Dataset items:
════

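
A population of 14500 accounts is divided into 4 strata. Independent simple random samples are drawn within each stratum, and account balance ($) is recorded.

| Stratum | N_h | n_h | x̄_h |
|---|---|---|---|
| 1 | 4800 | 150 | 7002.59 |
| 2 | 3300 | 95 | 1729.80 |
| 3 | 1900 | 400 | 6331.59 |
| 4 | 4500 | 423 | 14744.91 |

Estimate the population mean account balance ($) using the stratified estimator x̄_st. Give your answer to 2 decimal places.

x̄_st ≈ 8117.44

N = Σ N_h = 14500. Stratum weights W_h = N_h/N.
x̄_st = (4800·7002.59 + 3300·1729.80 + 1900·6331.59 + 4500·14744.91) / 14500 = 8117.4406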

════

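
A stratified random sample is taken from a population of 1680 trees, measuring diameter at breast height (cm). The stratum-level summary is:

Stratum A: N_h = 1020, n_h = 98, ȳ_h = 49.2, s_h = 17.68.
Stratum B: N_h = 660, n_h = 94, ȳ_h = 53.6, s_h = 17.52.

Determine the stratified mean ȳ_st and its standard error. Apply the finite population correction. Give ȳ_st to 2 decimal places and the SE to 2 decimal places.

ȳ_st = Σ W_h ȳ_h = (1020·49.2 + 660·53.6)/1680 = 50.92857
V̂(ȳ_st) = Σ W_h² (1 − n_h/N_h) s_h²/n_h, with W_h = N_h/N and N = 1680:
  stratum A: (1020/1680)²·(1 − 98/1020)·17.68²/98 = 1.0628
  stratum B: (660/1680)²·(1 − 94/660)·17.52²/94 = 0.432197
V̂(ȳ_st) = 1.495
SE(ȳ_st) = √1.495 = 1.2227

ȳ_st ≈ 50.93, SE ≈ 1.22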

════

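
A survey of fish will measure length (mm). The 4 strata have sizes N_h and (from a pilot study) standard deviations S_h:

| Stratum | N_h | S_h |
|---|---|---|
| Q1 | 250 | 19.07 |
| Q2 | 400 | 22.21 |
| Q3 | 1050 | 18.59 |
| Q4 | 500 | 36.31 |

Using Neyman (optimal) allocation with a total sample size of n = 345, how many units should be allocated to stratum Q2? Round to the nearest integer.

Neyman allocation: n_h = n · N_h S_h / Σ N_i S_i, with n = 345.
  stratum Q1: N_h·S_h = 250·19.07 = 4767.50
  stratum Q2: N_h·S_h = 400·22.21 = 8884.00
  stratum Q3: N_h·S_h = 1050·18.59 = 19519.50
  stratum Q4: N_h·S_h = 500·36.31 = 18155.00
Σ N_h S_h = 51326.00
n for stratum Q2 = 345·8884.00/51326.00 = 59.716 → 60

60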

════

### Exercise aim
Repeat the entries above verbatim, but only from the line that has "N_h | n_h | x̄_h |" down to the line that has "423 | 14744.91 |", inclusive.

### Solved problem
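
| Stratum | N_h | n_h | x̄_h |
|---|---|---|---|
| 1 | 4800 | 150 | 7002.59 |
| 2 | 3300 | 95 | 1729.80 |
| 3 | 1900 | 400 | 6331.59 |
| 4 | 4500 | 423 | 14744.91 |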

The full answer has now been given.